----- INFORMATION GIVEN

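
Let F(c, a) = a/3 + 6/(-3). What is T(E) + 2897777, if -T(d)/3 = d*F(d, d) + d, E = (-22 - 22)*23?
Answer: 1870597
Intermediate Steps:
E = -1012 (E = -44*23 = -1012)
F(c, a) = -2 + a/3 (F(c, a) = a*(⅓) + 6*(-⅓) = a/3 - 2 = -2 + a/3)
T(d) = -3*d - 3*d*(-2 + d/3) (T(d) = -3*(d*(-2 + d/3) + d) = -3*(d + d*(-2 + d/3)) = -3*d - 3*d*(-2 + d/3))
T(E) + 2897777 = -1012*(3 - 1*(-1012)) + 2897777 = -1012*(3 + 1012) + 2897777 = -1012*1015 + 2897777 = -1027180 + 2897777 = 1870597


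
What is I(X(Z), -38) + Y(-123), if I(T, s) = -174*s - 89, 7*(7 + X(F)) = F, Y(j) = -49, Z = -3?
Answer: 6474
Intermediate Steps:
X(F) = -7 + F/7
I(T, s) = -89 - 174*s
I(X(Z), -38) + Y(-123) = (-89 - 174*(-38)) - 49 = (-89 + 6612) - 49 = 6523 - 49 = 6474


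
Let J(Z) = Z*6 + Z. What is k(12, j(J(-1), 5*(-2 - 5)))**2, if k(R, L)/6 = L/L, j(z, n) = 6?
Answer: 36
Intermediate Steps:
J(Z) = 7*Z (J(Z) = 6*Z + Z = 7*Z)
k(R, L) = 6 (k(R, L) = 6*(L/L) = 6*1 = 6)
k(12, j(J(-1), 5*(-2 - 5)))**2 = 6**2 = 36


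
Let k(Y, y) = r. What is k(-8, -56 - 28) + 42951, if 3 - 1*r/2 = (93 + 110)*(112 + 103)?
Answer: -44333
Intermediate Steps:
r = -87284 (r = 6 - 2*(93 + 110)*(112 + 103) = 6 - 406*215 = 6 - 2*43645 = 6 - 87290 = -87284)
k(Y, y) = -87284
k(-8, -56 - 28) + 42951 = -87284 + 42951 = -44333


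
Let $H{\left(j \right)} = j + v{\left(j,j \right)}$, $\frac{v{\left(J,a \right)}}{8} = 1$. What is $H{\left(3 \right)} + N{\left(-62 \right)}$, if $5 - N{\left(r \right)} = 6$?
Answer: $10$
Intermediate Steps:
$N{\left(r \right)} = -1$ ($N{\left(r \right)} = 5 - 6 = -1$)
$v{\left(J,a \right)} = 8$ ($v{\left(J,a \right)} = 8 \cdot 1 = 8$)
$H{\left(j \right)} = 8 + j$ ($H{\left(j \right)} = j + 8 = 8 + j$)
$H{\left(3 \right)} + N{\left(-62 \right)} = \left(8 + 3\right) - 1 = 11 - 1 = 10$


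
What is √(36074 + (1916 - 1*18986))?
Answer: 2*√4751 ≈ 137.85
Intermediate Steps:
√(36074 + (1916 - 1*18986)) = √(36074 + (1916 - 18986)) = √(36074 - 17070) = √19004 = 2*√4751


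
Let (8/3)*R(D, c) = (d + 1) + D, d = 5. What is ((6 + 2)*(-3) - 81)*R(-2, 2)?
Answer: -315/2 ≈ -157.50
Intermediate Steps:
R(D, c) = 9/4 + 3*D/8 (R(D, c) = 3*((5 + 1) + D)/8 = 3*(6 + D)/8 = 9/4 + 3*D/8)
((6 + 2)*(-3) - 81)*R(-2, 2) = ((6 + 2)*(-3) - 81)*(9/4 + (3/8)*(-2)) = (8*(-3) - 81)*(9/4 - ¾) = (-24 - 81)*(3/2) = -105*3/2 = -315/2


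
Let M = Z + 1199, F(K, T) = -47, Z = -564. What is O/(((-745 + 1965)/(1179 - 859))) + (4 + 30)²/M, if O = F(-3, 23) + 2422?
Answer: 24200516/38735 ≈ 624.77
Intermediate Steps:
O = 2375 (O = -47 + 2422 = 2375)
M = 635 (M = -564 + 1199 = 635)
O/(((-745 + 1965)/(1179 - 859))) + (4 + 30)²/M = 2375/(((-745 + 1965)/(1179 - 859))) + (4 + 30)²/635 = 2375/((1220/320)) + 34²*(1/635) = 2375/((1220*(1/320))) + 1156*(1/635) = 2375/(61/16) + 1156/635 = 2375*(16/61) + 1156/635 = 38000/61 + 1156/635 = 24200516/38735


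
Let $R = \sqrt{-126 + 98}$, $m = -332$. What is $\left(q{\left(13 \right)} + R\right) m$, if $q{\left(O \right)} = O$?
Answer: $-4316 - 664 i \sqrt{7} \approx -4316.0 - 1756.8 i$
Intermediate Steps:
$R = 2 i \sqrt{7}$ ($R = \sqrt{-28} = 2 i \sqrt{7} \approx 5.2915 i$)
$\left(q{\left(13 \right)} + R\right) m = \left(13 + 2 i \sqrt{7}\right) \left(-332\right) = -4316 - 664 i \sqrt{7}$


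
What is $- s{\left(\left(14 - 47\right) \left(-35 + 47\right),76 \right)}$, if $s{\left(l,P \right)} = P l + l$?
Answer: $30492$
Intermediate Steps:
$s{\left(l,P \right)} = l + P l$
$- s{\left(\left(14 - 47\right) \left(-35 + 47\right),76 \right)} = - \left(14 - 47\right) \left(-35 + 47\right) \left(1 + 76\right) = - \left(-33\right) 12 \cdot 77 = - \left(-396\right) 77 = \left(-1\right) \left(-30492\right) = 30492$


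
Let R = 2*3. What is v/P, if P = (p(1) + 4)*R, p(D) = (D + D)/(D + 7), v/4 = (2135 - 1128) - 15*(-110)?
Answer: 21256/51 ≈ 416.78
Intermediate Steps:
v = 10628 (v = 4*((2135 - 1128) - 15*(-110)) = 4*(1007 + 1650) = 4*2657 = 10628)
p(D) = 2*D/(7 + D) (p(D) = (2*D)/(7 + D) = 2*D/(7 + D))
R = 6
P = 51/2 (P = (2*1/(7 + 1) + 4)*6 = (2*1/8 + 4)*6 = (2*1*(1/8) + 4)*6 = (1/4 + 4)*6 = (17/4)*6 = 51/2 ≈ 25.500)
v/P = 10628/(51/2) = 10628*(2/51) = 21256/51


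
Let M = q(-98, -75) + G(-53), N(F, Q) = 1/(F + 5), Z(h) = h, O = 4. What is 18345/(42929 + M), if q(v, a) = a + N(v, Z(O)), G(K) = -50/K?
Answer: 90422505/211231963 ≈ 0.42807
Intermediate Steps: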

----------

Quote every line of the data, word for word.

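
Let F(c, a) = a/3 + 6/(-3). What is T(E) + 2897777, if -T(d)/3 = d*F(d, d) + d, E = (-22 - 22)*23?
Answer: 1870597
Intermediate Steps:
E = -1012 (E = -44*23 = -1012)
F(c, a) = -2 + a/3 (F(c, a) = a*(⅓) + 6*(-⅓) = a/3 - 2 = -2 + a/3)
T(d) = -3*d - 3*d*(-2 + d/3) (T(d) = -3*(d*(-2 + d/3) + d) = -3*(d + d*(-2 + d/3)) = -3*d - 3*d*(-2 + d/3))
T(E) + 2897777 = -1012*(3 - 1*(-1012)) + 2897777 = -1012*(3 + 1012) + 2897777 = -1012*1015 + 2897777 = -1027180 + 2897777 = 1870597


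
What is I(X(Z), -38) + Y(-123), if I(T, s) = -174*s - 89, 7*(7 + X(F)) = F, Y(j) = -49, Z = -3?
Answer: 6474
Intermediate Steps:
X(F) = -7 + F/7
I(T, s) = -89 - 174*s
I(X(Z), -38) + Y(-123) = (-89 - 174*(-38)) - 49 = (-89 + 6612) - 49 = 6523 - 49 = 6474


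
Let J(Z) = Z*6 + Z. What is k(12, j(J(-1), 5*(-2 - 5)))**2, if k(R, L)/6 = L/L, j(z, n) = 6?
Answer: 36
Intermediate Steps:
J(Z) = 7*Z (J(Z) = 6*Z + Z = 7*Z)
k(R, L) = 6 (k(R, L) = 6*(L/L) = 6*1 = 6)
k(12, j(J(-1), 5*(-2 - 5)))**2 = 6**2 = 36


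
Let k(Y, y) = r. What is k(-8, -56 - 28) + 42951, if 3 - 1*r/2 = (93 + 110)*(112 + 103)?
Answer: -44333
Intermediate Steps:
r = -87284 (r = 6 - 2*(93 + 110)*(112 + 103) = 6 - 406*215 = 6 - 2*43645 = 6 - 87290 = -87284)
k(Y, y) = -87284
k(-8, -56 - 28) + 42951 = -87284 + 42951 = -44333


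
Let $H{\left(j \right)} = j + v{\left(j,j \right)}$, $\frac{v{\left(J,a \right)}}{8} = 1$. What is $H{\left(3 \right)} + N{\left(-62 \right)}$, if $5 - N{\left(r \right)} = 6$?
Answer: $10$
Intermediate Steps:
$N{\left(r \right)} = -1$ ($N{\left(r \right)} = 5 - 6 = -1$)
$v{\left(J,a \right)} = 8$ ($v{\left(J,a \right)} = 8 \cdot 1 = 8$)
$H{\left(j \right)} = 8 + j$ ($H{\left(j \right)} = j + 8 = 8 + j$)
$H{\left(3 \right)} + N{\left(-62 \right)} = \left(8 + 3\right) - 1 = 11 - 1 = 10$


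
What is √(36074 + (1916 - 1*18986))?
Answer: 2*√4751 ≈ 137.85
Intermediate Steps:
√(36074 + (1916 - 1*18986)) = √(36074 + (1916 - 18986)) = √(36074 - 17070) = √19004 = 2*√4751


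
Let (8/3)*R(D, c) = (d + 1) + D, d = 5. What is ((6 + 2)*(-3) - 81)*R(-2, 2)?
Answer: -315/2 ≈ -157.50
Intermediate Steps:
R(D, c) = 9/4 + 3*D/8 (R(D, c) = 3*((5 + 1) + D)/8 = 3*(6 + D)/8 = 9/4 + 3*D/8)
((6 + 2)*(-3) - 81)*R(-2, 2) = ((6 + 2)*(-3) - 81)*(9/4 + (3/8)*(-2)) = (8*(-3) - 81)*(9/4 - ¾) = (-24 - 81)*(3/2) = -105*3/2 = -315/2


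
Let M = Z + 1199, F(K, T) = -47, Z = -564. What is O/(((-745 + 1965)/(1179 - 859))) + (4 + 30)²/M, if O = F(-3, 23) + 2422?
Answer: 24200516/38735 ≈ 624.77
Intermediate Steps:
O = 2375 (O = -47 + 2422 = 2375)
M = 635 (M = -564 + 1199 = 635)
O/(((-745 + 1965)/(1179 - 859))) + (4 + 30)²/M = 2375/(((-745 + 1965)/(1179 - 859))) + (4 + 30)²/635 = 2375/((1220/320)) + 34²*(1/635) = 2375/((1220*(1/320))) + 1156*(1/635) = 2375/(61/16) + 1156/635 = 2375*(16/61) + 1156/635 = 38000/61 + 1156/635 = 24200516/38735


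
Let $R = \sqrt{-126 + 98}$, $m = -332$. What is $\left(q{\left(13 \right)} + R\right) m$, if $q{\left(O \right)} = O$?
Answer: $-4316 - 664 i \sqrt{7} \approx -4316.0 - 1756.8 i$
Intermediate Steps:
$R = 2 i \sqrt{7}$ ($R = \sqrt{-28} = 2 i \sqrt{7} \approx 5.2915 i$)
$\left(q{\left(13 \right)} + R\right) m = \left(13 + 2 i \sqrt{7}\right) \left(-332\right) = -4316 - 664 i \sqrt{7}$


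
What is $- s{\left(\left(14 - 47\right) \left(-35 + 47\right),76 \right)}$, if $s{\left(l,P \right)} = P l + l$?
Answer: $30492$
Intermediate Steps:
$s{\left(l,P \right)} = l + P l$
$- s{\left(\left(14 - 47\right) \left(-35 + 47\right),76 \right)} = - \left(14 - 47\right) \left(-35 + 47\right) \left(1 + 76\right) = - \left(-33\right) 12 \cdot 77 = - \left(-396\right) 77 = \left(-1\right) \left(-30492\right) = 30492$


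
Let R = 2*3. What is v/P, if P = (p(1) + 4)*R, p(D) = (D + D)/(D + 7), v/4 = (2135 - 1128) - 15*(-110)?
Answer: 21256/51 ≈ 416.78
Intermediate Steps:
v = 10628 (v = 4*((2135 - 1128) - 15*(-110)) = 4*(1007 + 1650) = 4*2657 = 10628)
p(D) = 2*D/(7 + D) (p(D) = (2*D)/(7 + D) = 2*D/(7 + D))
R = 6
P = 51/2 (P = (2*1/(7 + 1) + 4)*6 = (2*1/8 + 4)*6 = (2*1*(1/8) + 4)*6 = (1/4 + 4)*6 = (17/4)*6 = 51/2 ≈ 25.500)
v/P = 10628/(51/2) = 10628*(2/51) = 21256/51


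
Let M = q(-98, -75) + G(-53), N(F, Q) = 1/(F + 5), Z(h) = h, O = 4. What is 18345/(42929 + M), if q(v, a) = a + N(v, Z(O)), G(K) = -50/K?
Answer: 90422505/211231963 ≈ 0.42807
Intermediate Steps: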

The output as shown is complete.